> **What is required**: Your answer should be the lines below from the one holding "A male's genetic" through the one holding "A worker's productivity", copied exactly and with nothing else.

> **Records provided**:
#####

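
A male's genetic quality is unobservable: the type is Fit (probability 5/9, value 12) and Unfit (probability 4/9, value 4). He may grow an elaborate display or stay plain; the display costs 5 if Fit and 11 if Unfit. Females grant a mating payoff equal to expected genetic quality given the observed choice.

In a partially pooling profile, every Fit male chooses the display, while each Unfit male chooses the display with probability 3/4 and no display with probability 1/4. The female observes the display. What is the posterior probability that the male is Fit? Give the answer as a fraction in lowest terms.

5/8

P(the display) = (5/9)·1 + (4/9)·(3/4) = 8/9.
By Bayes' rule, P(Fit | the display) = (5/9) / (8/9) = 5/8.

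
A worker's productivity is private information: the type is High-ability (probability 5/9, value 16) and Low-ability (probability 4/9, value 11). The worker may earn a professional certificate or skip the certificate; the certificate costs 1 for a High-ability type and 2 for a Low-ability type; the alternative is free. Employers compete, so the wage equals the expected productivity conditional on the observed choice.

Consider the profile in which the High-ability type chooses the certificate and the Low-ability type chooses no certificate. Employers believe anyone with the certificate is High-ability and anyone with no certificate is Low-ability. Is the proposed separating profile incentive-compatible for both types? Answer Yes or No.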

#####

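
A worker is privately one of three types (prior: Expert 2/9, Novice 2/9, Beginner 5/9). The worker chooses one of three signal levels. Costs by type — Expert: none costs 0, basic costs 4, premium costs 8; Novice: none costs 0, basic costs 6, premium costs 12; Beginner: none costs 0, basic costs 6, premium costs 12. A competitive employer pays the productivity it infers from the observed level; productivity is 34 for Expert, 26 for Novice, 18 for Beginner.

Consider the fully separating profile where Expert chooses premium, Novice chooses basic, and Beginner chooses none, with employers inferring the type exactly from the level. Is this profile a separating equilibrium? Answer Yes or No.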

#####

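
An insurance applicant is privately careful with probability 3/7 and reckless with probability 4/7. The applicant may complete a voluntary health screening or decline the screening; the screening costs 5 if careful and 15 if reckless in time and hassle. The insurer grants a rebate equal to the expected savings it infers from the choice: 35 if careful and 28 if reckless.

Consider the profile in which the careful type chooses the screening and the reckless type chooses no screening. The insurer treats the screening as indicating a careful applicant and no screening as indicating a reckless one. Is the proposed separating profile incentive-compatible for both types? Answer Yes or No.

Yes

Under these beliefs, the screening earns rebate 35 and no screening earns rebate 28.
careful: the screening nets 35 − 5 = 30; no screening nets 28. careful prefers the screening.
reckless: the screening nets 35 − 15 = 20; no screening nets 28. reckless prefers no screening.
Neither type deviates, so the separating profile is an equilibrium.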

#####

> **Task answer**:
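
A male's genetic quality is unobservable: the type is Fit (probability 5/9, value 12) and Unfit (probability 4/9, value 4). He may grow an elaborate display or stay plain; the display costs 5 if Fit and 11 if Unfit. Females grant a mating payoff equal to expected genetic quality given the observed choice.

In a partially pooling profile, every Fit male chooses the display, while each Unfit male chooses the display with probability 3/4 and no display with probability 1/4. The female observes the display. What is the posterior probability that the male is Fit? Give the answer as a fraction in lowest terms.

5/8

P(the display) = (5/9)·1 + (4/9)·(3/4) = 8/9.
By Bayes' rule, P(Fit | the display) = (5/9) / (8/9) = 5/8.

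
A worker's productivity is private information: the type is High-ability (probability 5/9, value 16) and Low-ability (probability 4/9, value 11). The worker may earn a professional certificate or skip the certificate; the certificate costs 1 for a High-ability type and 2 for a Low-ability type; the alternative is free. Employers compete, so the wage equals the expected productivity conditional on the observed choice.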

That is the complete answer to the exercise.